■ **Task prompt**:
Go over the records and count each line that has the string "form". Give the number and nothing else.

■ **Material shown**:
####################

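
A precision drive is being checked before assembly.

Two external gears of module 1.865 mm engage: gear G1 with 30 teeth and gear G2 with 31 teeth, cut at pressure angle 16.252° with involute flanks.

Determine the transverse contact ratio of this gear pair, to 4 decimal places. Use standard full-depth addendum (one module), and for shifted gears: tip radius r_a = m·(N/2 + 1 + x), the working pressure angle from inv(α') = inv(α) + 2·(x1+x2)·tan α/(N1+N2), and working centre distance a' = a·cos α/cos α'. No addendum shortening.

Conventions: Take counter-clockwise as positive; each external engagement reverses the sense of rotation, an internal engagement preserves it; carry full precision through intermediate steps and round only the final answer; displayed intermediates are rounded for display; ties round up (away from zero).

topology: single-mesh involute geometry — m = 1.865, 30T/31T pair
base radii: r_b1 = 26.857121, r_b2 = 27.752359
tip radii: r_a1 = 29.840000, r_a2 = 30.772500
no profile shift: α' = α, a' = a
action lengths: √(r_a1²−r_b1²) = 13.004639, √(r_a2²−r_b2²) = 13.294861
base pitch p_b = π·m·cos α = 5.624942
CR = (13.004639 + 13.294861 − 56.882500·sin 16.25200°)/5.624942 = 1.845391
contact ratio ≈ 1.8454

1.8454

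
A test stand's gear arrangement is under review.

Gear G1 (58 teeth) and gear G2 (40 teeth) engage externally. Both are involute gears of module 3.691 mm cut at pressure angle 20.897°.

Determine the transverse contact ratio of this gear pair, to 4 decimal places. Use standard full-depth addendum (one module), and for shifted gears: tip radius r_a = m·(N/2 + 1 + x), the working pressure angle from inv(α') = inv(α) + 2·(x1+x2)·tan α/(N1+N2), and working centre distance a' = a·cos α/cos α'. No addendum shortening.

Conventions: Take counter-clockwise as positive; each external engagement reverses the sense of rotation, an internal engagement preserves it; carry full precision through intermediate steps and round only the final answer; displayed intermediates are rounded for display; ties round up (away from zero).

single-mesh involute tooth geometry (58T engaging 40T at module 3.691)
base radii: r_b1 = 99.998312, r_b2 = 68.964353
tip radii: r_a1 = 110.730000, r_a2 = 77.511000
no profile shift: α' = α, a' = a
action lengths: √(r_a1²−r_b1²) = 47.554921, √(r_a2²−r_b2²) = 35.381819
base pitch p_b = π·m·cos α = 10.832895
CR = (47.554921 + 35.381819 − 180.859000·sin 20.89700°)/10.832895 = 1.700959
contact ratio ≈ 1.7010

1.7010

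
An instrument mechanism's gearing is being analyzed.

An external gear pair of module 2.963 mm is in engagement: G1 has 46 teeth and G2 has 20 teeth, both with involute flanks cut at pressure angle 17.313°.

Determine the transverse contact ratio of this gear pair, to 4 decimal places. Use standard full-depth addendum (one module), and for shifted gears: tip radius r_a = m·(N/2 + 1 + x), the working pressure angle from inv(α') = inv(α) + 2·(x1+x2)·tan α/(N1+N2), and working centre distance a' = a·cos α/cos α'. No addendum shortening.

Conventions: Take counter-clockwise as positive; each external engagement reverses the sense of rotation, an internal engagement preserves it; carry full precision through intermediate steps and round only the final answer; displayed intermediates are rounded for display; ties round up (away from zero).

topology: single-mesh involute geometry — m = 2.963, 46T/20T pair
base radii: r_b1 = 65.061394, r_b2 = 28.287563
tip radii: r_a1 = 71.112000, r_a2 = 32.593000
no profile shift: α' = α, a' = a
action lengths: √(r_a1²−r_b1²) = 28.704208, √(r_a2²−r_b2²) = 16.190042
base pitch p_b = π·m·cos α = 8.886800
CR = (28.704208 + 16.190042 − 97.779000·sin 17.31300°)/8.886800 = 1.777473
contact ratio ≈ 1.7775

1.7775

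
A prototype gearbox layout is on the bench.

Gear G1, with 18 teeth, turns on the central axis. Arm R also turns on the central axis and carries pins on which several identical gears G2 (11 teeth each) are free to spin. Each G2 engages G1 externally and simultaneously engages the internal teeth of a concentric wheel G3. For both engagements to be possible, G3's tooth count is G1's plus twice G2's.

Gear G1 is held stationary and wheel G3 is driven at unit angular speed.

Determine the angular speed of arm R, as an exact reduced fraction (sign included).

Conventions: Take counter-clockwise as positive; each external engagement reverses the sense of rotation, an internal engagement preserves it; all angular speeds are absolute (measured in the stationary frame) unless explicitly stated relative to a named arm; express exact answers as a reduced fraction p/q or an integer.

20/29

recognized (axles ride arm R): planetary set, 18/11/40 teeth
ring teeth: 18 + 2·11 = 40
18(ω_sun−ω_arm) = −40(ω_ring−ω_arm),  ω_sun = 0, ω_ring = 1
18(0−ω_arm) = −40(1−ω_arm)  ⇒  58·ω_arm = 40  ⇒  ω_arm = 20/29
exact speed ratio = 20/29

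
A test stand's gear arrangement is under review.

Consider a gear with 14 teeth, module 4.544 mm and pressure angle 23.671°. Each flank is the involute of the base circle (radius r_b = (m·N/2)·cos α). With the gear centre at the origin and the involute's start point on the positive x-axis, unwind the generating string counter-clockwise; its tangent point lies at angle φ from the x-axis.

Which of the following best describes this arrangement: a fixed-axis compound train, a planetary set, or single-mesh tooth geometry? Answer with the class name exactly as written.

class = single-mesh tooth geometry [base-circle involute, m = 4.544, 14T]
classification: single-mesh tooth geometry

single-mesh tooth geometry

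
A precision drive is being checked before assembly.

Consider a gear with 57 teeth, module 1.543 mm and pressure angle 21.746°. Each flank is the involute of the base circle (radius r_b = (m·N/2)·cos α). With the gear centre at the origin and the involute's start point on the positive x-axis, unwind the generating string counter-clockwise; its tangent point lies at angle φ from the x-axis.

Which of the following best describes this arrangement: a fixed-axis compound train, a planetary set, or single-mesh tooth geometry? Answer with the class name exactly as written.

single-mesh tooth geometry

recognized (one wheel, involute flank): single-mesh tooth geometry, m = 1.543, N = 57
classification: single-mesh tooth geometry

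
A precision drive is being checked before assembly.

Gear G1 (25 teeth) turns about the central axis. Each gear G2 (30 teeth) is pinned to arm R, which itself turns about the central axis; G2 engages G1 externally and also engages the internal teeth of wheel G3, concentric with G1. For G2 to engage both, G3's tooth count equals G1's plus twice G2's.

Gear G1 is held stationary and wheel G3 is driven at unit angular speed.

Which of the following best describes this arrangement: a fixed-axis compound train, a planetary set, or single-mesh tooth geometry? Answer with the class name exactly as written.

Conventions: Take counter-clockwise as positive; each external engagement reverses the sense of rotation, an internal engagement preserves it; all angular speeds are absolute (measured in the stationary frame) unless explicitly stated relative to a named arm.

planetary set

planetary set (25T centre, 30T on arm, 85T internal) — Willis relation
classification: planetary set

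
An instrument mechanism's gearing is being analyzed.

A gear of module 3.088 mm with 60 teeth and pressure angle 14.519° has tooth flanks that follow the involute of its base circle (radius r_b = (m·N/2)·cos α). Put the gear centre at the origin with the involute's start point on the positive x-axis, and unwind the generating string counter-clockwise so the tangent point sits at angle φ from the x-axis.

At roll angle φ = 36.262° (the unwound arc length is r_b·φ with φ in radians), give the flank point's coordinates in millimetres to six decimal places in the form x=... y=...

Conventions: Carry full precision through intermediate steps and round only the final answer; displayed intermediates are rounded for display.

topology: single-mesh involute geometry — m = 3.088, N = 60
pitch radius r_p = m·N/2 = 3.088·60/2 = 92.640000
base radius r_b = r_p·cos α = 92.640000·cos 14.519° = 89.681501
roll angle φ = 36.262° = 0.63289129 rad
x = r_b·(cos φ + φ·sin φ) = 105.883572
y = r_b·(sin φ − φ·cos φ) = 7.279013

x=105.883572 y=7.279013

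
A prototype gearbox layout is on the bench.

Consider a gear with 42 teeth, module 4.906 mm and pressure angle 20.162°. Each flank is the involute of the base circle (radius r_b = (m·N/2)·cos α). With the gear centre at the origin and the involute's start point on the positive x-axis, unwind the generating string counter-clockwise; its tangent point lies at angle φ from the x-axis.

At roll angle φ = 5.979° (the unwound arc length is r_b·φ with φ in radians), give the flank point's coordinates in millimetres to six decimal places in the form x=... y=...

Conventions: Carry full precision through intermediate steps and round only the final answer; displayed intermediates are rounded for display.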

####################

■ **Written answer**:
2